## Work order
Could the data below be copied out in full, word for word?

***

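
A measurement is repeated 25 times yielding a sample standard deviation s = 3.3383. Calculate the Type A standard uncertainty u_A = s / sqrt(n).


u_A = s / sqrt(n)
u_A = 3.3383 / sqrt(25)
u_A = 3.3383 / 5
u_A = 0.6677

0.6677


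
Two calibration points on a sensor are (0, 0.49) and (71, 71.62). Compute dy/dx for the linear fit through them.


slope = (y2 - y1) / (x2 - x1)
= (71.62 - 0.49) / (71 - 0)
= 71.1300 / 71
= 1.0018

1.0018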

***

## Finished exercise
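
A measurement is repeated 25 times yielding a sample standard deviation s = 3.3383. Calculate the Type A standard uncertainty u_A = s / sqrt(n).


u_A = s / sqrt(n)
u_A = 3.3383 / sqrt(25)
u_A = 3.3383 / 5
u_A = 0.6677

0.6677


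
Two calibration points on a sensor are (0, 0.49) and (71, 71.62). Compute dy/dx for the linear fit through them.


slope = (y2 - y1) / (x2 - x1)
= (71.62 - 0.49) / (71 - 0)
= 71.1300 / 71
= 1.0018

1.0018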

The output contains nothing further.